Source data:
==========
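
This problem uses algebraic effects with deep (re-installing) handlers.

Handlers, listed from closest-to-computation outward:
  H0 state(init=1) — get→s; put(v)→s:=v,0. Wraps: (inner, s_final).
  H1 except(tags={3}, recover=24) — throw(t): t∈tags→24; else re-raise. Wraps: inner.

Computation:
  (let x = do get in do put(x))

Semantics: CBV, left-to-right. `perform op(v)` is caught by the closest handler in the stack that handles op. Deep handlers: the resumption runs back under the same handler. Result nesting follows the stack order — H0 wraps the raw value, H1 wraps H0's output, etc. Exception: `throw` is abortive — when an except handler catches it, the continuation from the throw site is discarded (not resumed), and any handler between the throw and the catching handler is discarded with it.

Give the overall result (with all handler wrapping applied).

Working:
get @ H0 ⇒ 1
put(1) @ H0 ⇒ s:=1
H0 returns (0, 1)
H1 returns (0, 1)
= (0, 1)

Answer: (0, 1)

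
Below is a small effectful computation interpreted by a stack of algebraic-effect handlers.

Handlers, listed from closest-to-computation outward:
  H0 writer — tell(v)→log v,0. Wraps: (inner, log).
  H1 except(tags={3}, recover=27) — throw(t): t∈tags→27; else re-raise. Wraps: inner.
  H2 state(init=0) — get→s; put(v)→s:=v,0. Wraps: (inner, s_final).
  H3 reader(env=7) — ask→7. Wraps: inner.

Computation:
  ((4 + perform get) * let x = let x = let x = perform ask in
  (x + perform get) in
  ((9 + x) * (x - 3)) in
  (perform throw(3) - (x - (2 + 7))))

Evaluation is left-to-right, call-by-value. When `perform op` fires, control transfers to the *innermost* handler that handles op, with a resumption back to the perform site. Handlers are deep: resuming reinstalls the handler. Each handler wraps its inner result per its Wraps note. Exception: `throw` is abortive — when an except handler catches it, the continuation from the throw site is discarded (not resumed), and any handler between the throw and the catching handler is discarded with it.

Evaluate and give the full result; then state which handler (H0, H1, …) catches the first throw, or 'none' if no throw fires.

Step-by-step:
get @ H2 ⇒ 0
ask @ H3 ⇒ 7
get @ H2 ⇒ 0
throw(3) @ H1 caught ⇒ 27
H2 returns (27, 0)
H3 returns (27, 0)
= (27, 0)

Answer: (27, 0) ; first throw caught by: H1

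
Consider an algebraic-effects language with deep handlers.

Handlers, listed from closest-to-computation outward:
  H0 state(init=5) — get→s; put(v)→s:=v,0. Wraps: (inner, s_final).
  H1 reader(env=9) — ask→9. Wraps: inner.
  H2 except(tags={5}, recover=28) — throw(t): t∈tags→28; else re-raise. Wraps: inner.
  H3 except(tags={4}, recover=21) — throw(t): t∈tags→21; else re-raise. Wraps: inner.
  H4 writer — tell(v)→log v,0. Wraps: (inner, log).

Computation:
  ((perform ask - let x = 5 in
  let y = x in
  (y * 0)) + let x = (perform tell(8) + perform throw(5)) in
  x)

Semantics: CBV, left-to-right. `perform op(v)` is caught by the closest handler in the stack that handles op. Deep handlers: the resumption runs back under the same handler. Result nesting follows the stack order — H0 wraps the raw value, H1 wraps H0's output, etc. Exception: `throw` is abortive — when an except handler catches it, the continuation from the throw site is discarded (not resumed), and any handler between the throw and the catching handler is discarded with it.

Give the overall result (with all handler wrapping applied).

Evaluation trace:
ask @ H1 ⇒ 9
tell(8) @ H4 ⇒ log+=8
throw(5) @ H2 caught ⇒ 28
H3 returns 28
H4 returns (28, (8))
= (28, (8))

Answer: (28, (8))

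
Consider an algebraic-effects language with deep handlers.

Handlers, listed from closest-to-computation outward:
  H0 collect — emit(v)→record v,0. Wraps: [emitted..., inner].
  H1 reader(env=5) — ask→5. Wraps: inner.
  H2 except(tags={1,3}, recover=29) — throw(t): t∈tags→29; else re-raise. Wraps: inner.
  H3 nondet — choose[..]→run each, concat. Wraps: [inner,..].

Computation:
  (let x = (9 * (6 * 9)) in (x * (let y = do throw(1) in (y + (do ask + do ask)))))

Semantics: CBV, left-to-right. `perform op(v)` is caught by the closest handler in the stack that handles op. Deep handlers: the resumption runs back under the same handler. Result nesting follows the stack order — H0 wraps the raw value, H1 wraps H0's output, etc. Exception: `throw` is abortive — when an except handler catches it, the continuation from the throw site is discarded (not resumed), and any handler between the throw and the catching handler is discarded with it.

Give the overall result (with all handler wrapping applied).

Answer: [29]

Step-by-step:
throw(1) @ H2 caught ⇒ 29
H3 returns [29]
= [29]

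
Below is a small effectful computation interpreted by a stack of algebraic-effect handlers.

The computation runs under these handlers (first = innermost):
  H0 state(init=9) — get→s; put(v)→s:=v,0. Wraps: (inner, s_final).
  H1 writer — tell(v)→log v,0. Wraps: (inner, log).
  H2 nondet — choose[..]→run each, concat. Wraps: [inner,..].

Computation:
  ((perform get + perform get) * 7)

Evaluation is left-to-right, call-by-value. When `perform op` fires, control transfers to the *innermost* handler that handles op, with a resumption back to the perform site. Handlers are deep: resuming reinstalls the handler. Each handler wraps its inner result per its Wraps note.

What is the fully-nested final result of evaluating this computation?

Answer: [((126, 9), ())]

Evaluation trace:
get @ H0 ⇒ 9
get @ H0 ⇒ 9
H0 returns (126, 9)
H1 returns ((126, 9), ())
H2 returns [((126, 9), ())]
= [((126, 9), ())]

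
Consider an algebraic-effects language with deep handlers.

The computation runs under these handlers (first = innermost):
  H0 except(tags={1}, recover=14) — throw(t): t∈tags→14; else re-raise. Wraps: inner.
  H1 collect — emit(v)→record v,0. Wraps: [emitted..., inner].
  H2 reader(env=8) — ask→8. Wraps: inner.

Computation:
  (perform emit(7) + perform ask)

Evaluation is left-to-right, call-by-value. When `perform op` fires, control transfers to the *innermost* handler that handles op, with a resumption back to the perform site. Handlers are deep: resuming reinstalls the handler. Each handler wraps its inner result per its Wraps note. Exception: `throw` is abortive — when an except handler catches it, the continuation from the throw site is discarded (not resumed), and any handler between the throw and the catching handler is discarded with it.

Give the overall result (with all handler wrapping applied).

Step-by-step:
emit(7) @ H1 ⇒ out+=7
ask @ H2 ⇒ 8
H0 returns 8
H1 returns [7, 8]
H2 returns [7, 8]
= [7, 8]

Answer: [7, 8]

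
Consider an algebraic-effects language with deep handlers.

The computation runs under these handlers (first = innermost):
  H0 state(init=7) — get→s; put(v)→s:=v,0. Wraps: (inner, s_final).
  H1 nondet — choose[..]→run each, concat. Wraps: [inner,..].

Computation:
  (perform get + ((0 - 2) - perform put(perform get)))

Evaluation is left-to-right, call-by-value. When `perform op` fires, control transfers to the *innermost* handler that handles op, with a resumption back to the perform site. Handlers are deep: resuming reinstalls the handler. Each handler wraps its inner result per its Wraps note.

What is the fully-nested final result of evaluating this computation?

Working:
get @ H0 ⇒ 7
get @ H0 ⇒ 7
put(7) @ H0 ⇒ s:=7
H0 returns (5, 7)
H1 returns [(5, 7)]
= [(5, 7)]

Answer: [(5, 7)]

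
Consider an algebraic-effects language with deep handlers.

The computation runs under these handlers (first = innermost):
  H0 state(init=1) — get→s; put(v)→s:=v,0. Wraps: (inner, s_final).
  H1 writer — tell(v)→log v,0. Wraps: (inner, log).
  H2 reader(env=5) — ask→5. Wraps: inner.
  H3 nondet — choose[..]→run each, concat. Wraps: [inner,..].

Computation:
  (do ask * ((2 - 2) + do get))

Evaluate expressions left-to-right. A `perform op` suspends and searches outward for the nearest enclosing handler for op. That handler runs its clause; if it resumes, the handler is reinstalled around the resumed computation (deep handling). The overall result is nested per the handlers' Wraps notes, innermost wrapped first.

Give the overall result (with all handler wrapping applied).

Evaluation trace:
ask @ H2 ⇒ 5
get @ H0 ⇒ 1
H0 returns (5, 1)
H1 returns ((5, 1), ())
H2 returns ((5, 1), ())
H3 returns [((5, 1), ())]
= [((5, 1), ())]

Answer: [((5, 1), ())]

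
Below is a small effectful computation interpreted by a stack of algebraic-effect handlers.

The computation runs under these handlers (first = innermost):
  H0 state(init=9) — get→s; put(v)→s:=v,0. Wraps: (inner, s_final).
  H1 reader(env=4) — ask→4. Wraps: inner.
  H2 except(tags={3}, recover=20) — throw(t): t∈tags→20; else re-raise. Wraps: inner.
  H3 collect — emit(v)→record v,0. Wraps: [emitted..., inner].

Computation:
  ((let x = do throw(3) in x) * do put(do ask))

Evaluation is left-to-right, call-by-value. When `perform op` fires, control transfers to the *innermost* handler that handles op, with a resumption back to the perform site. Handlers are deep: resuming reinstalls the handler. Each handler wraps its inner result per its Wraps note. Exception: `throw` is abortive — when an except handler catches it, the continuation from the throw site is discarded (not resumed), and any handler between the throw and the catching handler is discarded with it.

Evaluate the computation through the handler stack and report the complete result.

Working:
throw(3) @ H2 caught ⇒ 20
H3 returns [20]
= [20]

Answer: [20]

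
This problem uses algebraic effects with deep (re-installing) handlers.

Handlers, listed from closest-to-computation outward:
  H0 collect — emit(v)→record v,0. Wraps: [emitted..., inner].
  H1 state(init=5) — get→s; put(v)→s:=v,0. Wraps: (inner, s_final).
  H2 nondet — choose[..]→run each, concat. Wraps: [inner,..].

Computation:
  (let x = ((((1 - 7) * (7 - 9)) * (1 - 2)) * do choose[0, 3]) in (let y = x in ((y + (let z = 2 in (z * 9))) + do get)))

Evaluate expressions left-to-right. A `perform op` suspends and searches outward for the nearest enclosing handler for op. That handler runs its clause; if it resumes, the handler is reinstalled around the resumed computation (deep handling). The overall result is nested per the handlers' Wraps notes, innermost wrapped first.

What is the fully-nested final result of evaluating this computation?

Evaluation trace:
choose[0, 3] @ H2
  branch[0] choose=0:
    get @ H1 ⇒ 5
    H0 returns [23]
    H1 returns ([23], 5)
    H2 returns [([23], 5)]
  branch[1] choose=3:
    get @ H1 ⇒ 5
    H0 returns [-13]
    H1 returns ([-13], 5)
    H2 returns [([-13], 5)]
= [([23], 5), ([-13], 5)]

Answer: [([23], 5), ([-13], 5)]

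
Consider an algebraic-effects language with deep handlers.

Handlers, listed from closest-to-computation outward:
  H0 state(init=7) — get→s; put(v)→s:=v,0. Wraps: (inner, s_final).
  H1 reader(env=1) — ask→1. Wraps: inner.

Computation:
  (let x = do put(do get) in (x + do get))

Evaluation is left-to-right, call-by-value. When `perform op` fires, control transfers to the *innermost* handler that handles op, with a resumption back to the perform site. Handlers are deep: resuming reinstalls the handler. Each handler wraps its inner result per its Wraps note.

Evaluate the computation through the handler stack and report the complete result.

Answer: (7, 7)

Working:
get @ H0 ⇒ 7
put(7) @ H0 ⇒ s:=7
get @ H0 ⇒ 7
H0 returns (7, 7)
H1 returns (7, 7)
= (7, 7)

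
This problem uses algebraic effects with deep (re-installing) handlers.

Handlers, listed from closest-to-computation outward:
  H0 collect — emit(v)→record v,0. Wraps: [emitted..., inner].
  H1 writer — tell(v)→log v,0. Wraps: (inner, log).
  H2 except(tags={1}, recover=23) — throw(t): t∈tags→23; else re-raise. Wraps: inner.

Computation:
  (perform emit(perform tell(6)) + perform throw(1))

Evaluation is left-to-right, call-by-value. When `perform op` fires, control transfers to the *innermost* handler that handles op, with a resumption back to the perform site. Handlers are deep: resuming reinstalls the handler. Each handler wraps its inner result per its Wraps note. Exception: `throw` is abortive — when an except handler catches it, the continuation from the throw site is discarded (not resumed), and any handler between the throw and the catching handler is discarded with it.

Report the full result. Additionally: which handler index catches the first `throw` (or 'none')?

Answer: 23 ; first throw caught by: H2

Working:
tell(6) @ H1 ⇒ log+=6
emit(0) @ H0 ⇒ out+=0
throw(1) @ H2 caught ⇒ 23
= 23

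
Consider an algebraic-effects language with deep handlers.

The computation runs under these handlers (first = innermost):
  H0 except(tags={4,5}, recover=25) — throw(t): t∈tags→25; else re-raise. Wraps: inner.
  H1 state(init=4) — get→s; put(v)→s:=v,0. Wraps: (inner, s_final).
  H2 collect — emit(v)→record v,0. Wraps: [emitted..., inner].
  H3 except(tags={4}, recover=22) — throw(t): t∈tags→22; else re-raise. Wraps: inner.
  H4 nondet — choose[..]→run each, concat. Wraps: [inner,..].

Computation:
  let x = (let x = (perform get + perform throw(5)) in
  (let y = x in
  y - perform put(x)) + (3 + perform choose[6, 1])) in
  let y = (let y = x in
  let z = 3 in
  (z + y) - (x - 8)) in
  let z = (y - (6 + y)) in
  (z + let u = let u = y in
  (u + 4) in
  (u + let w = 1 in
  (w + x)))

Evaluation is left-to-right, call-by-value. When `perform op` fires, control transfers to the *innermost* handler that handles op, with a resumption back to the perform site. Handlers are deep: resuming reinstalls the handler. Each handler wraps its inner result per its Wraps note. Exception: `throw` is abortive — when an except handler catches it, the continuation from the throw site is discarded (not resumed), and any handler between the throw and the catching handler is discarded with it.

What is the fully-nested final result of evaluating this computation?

Answer: [[(25, 4)]]

Step-by-step:
get @ H1 ⇒ 4
throw(5) @ H0 caught ⇒ 25
H1 returns (25, 4)
H2 returns [(25, 4)]
H3 returns [(25, 4)]
H4 returns [[(25, 4)]]
= [[(25, 4)]]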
==========
Assignment:
Copy every line of the records above that holds the word "init".

Response to this task:
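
  H0 state(init=1) — get→s; put(v)→s:=v,0. Wraps: (inner, s_final).
  H2 state(init=0) — get→s; put(v)→s:=v,0. Wraps: (inner, s_final).
  H0 state(init=5) — get→s; put(v)→s:=v,0. Wraps: (inner, s_final).
  H0 state(init=9) — get→s; put(v)→s:=v,0. Wraps: (inner, s_final).
  H0 state(init=7) — get→s; put(v)→s:=v,0. Wraps: (inner, s_final).
  H0 state(init=1) — get→s; put(v)→s:=v,0. Wraps: (inner, s_final).
  H0 state(init=9) — get→s; put(v)→s:=v,0. Wraps: (inner, s_final).
  H1 state(init=5) — get→s; put(v)→s:=v,0. Wraps: (inner, s_final).
  H0 state(init=7) — get→s; put(v)→s:=v,0. Wraps: (inner, s_final).
  H1 state(init=4) — get→s; put(v)→s:=v,0. Wraps: (inner, s_final).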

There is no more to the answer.